* **Task instructions**
Look through the data below and extract, unchanged, the lines from the one that contains "3. wait(T5)" to the one that contains "18. signal(T4)", both included.

* **Collected data entries**
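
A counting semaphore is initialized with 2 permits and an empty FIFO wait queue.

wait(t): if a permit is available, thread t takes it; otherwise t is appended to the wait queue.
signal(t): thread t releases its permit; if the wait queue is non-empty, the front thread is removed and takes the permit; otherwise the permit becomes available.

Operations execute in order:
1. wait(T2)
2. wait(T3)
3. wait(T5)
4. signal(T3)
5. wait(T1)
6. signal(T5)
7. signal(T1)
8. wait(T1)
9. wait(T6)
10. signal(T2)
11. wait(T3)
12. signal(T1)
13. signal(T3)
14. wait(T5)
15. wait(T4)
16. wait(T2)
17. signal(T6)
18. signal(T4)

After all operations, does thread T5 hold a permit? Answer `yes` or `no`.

Answer: yes

Derivation:
Step 1: wait(T2) -> count=1 queue=[] holders={T2}
Step 2: wait(T3) -> count=0 queue=[] holders={T2,T3}
Step 3: wait(T5) -> count=0 queue=[T5] holders={T2,T3}
Step 4: signal(T3) -> count=0 queue=[] holders={T2,T5}
Step 5: wait(T1) -> count=0 queue=[T1] holders={T2,T5}
Step 6: signal(T5) -> count=0 queue=[] holders={T1,T2}
Step 7: signal(T1) -> count=1 queue=[] holders={T2}
Step 8: wait(T1) -> count=0 queue=[] holders={T1,T2}
Step 9: wait(T6) -> count=0 queue=[T6] holders={T1,T2}
Step 10: signal(T2) -> count=0 queue=[] holders={T1,T6}
Step 11: wait(T3) -> count=0 queue=[T3] holders={T1,T6}
Step 12: signal(T1) -> count=0 queue=[] holders={T3,T6}
Step 13: signal(T3) -> count=1 queue=[] holders={T6}
Step 14: wait(T5) -> count=0 queue=[] holders={T5,T6}
Step 15: wait(T4) -> count=0 queue=[T4] holders={T5,T6}
Step 16: wait(T2) -> count=0 queue=[T4,T2] holders={T5,T6}
Step 17: signal(T6) -> count=0 queue=[T2] holders={T4,T5}
Step 18: signal(T4) -> count=0 queue=[] holders={T2,T5}
Final holders: {T2,T5} -> T5 in holders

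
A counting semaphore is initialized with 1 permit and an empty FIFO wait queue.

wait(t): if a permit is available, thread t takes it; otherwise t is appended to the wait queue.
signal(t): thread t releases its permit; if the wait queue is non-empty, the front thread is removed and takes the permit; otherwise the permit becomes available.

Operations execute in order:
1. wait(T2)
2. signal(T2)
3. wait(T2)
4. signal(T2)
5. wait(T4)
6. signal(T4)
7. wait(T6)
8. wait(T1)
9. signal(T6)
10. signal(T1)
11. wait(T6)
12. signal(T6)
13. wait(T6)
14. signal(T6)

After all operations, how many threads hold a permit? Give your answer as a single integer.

Step 1: wait(T2) -> count=0 queue=[] holders={T2}
Step 2: signal(T2) -> count=1 queue=[] holders={none}
Step 3: wait(T2) -> count=0 queue=[] holders={T2}
Step 4: signal(T2) -> count=1 queue=[] holders={none}
Step 5: wait(T4) -> count=0 queue=[] holders={T4}
Step 6: signal(T4) -> count=1 queue=[] holders={none}
Step 7: wait(T6) -> count=0 queue=[] holders={T6}
Step 8: wait(T1) -> count=0 queue=[T1] holders={T6}
Step 9: signal(T6) -> count=0 queue=[] holders={T1}
Step 10: signal(T1) -> count=1 queue=[] holders={none}
Step 11: wait(T6) -> count=0 queue=[] holders={T6}
Step 12: signal(T6) -> count=1 queue=[] holders={none}
Step 13: wait(T6) -> count=0 queue=[] holders={T6}
Step 14: signal(T6) -> count=1 queue=[] holders={none}
Final holders: {none} -> 0 thread(s)

Answer: 0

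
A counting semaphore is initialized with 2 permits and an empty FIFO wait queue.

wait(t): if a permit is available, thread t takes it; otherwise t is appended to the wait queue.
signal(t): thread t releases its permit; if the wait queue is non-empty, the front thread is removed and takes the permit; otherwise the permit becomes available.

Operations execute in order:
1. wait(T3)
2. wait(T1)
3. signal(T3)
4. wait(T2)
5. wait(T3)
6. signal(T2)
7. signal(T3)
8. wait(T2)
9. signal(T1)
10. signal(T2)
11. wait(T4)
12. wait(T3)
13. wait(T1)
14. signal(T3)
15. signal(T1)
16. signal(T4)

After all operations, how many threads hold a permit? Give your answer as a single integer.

Answer: 0

Derivation:
Step 1: wait(T3) -> count=1 queue=[] holders={T3}
Step 2: wait(T1) -> count=0 queue=[] holders={T1,T3}
Step 3: signal(T3) -> count=1 queue=[] holders={T1}
Step 4: wait(T2) -> count=0 queue=[] holders={T1,T2}
Step 5: wait(T3) -> count=0 queue=[T3] holders={T1,T2}
Step 6: signal(T2) -> count=0 queue=[] holders={T1,T3}
Step 7: signal(T3) -> count=1 queue=[] holders={T1}
Step 8: wait(T2) -> count=0 queue=[] holders={T1,T2}
Step 9: signal(T1) -> count=1 queue=[] holders={T2}
Step 10: signal(T2) -> count=2 queue=[] holders={none}
Step 11: wait(T4) -> count=1 queue=[] holders={T4}
Step 12: wait(T3) -> count=0 queue=[] holders={T3,T4}
Step 13: wait(T1) -> count=0 queue=[T1] holders={T3,T4}
Step 14: signal(T3) -> count=0 queue=[] holders={T1,T4}
Step 15: signal(T1) -> count=1 queue=[] holders={T4}
Step 16: signal(T4) -> count=2 queue=[] holders={none}
Final holders: {none} -> 0 thread(s)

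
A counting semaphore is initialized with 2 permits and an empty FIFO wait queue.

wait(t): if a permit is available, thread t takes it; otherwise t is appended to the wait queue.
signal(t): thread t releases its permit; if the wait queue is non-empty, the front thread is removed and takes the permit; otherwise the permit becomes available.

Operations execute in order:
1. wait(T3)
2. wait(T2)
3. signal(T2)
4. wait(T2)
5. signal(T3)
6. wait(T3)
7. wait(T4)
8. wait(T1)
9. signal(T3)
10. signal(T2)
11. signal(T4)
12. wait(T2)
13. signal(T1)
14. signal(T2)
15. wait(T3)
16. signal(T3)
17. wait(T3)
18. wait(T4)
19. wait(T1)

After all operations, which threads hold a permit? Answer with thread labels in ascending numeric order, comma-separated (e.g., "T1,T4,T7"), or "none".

Answer: T3,T4

Derivation:
Step 1: wait(T3) -> count=1 queue=[] holders={T3}
Step 2: wait(T2) -> count=0 queue=[] holders={T2,T3}
Step 3: signal(T2) -> count=1 queue=[] holders={T3}
Step 4: wait(T2) -> count=0 queue=[] holders={T2,T3}
Step 5: signal(T3) -> count=1 queue=[] holders={T2}
Step 6: wait(T3) -> count=0 queue=[] holders={T2,T3}
Step 7: wait(T4) -> count=0 queue=[T4] holders={T2,T3}
Step 8: wait(T1) -> count=0 queue=[T4,T1] holders={T2,T3}
Step 9: signal(T3) -> count=0 queue=[T1] holders={T2,T4}
Step 10: signal(T2) -> count=0 queue=[] holders={T1,T4}
Step 11: signal(T4) -> count=1 queue=[] holders={T1}
Step 12: wait(T2) -> count=0 queue=[] holders={T1,T2}
Step 13: signal(T1) -> count=1 queue=[] holders={T2}
Step 14: signal(T2) -> count=2 queue=[] holders={none}
Step 15: wait(T3) -> count=1 queue=[] holders={T3}
Step 16: signal(T3) -> count=2 queue=[] holders={none}
Step 17: wait(T3) -> count=1 queue=[] holders={T3}
Step 18: wait(T4) -> count=0 queue=[] holders={T3,T4}
Step 19: wait(T1) -> count=0 queue=[T1] holders={T3,T4}
Final holders: T3,T4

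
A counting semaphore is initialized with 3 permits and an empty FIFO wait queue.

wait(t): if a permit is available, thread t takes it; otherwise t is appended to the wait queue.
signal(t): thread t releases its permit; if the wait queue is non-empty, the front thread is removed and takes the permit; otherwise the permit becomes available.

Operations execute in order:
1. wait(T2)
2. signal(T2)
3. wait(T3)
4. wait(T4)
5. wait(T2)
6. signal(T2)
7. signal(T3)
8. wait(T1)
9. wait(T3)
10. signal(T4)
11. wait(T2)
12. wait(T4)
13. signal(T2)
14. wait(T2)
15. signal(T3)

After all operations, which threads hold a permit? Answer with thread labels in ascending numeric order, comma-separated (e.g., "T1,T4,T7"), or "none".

Answer: T1,T2,T4

Derivation:
Step 1: wait(T2) -> count=2 queue=[] holders={T2}
Step 2: signal(T2) -> count=3 queue=[] holders={none}
Step 3: wait(T3) -> count=2 queue=[] holders={T3}
Step 4: wait(T4) -> count=1 queue=[] holders={T3,T4}
Step 5: wait(T2) -> count=0 queue=[] holders={T2,T3,T4}
Step 6: signal(T2) -> count=1 queue=[] holders={T3,T4}
Step 7: signal(T3) -> count=2 queue=[] holders={T4}
Step 8: wait(T1) -> count=1 queue=[] holders={T1,T4}
Step 9: wait(T3) -> count=0 queue=[] holders={T1,T3,T4}
Step 10: signal(T4) -> count=1 queue=[] holders={T1,T3}
Step 11: wait(T2) -> count=0 queue=[] holders={T1,T2,T3}
Step 12: wait(T4) -> count=0 queue=[T4] holders={T1,T2,T3}
Step 13: signal(T2) -> count=0 queue=[] holders={T1,T3,T4}
Step 14: wait(T2) -> count=0 queue=[T2] holders={T1,T3,T4}
Step 15: signal(T3) -> count=0 queue=[] holders={T1,T2,T4}
Final holders: T1,T2,T4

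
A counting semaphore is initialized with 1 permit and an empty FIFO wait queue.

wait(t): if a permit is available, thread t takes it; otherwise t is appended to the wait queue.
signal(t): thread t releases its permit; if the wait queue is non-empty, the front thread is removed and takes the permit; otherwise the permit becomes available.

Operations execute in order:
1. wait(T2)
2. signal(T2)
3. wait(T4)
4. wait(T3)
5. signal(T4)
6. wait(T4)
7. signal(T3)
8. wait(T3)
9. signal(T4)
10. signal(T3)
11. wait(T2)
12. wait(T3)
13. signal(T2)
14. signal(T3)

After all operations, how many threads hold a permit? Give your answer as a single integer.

Step 1: wait(T2) -> count=0 queue=[] holders={T2}
Step 2: signal(T2) -> count=1 queue=[] holders={none}
Step 3: wait(T4) -> count=0 queue=[] holders={T4}
Step 4: wait(T3) -> count=0 queue=[T3] holders={T4}
Step 5: signal(T4) -> count=0 queue=[] holders={T3}
Step 6: wait(T4) -> count=0 queue=[T4] holders={T3}
Step 7: signal(T3) -> count=0 queue=[] holders={T4}
Step 8: wait(T3) -> count=0 queue=[T3] holders={T4}
Step 9: signal(T4) -> count=0 queue=[] holders={T3}
Step 10: signal(T3) -> count=1 queue=[] holders={none}
Step 11: wait(T2) -> count=0 queue=[] holders={T2}
Step 12: wait(T3) -> count=0 queue=[T3] holders={T2}
Step 13: signal(T2) -> count=0 queue=[] holders={T3}
Step 14: signal(T3) -> count=1 queue=[] holders={none}
Final holders: {none} -> 0 thread(s)

Answer: 0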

* **Worked solution**
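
3. wait(T5)
4. signal(T3)
5. wait(T1)
6. signal(T5)
7. signal(T1)
8. wait(T1)
9. wait(T6)
10. signal(T2)
11. wait(T3)
12. signal(T1)
13. signal(T3)
14. wait(T5)
15. wait(T4)
16. wait(T2)
17. signal(T6)
18. signal(T4)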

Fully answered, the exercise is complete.